What is needed
Repeat the records in full, exactly.

[Source data]
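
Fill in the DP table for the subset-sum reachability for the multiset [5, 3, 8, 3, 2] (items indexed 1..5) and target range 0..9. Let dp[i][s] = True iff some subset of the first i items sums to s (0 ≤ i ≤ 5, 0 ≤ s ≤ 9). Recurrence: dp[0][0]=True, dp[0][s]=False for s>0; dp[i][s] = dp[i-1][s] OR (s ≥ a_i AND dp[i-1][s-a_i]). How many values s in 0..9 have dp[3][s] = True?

i\s   0   1   2   3   4   5   6   7   8   9
  0   T   F   F   F   F   F   F   F   F   F
  1   T   F   F   F   F   T   F   F   F   F
  2   T   F   F   T   F   T   F   F   T   F
  3   T   F   F   T   F   T   F   F   T   F
  4   T   F   F   T   F   T   T   F   T   F
  5   T   F   T   T   F   T   T   T   T   F

4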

Answer to the problem
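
Fill in the DP table for the subset-sum reachability for the multiset [5, 3, 8, 3, 2] (items indexed 1..5) and target range 0..9. Let dp[i][s] = True iff some subset of the first i items sums to s (0 ≤ i ≤ 5, 0 ≤ s ≤ 9). Recurrence: dp[0][0]=True, dp[0][s]=False for s>0; dp[i][s] = dp[i-1][s] OR (s ≥ a_i AND dp[i-1][s-a_i]). How many values s in 0..9 have dp[3][s] = True?

i\s   0   1   2   3   4   5   6   7   8   9
  0   T   F   F   F   F   F   F   F   F   F
  1   T   F   F   F   F   T   F   F   F   F
  2   T   F   F   T   F   T   F   F   T   F
  3   T   F   F   T   F   T   F   F   T   F
  4   T   F   F   T   F   T   T   F   T   F
  5   T   F   T   T   F   T   T   T   T   F

4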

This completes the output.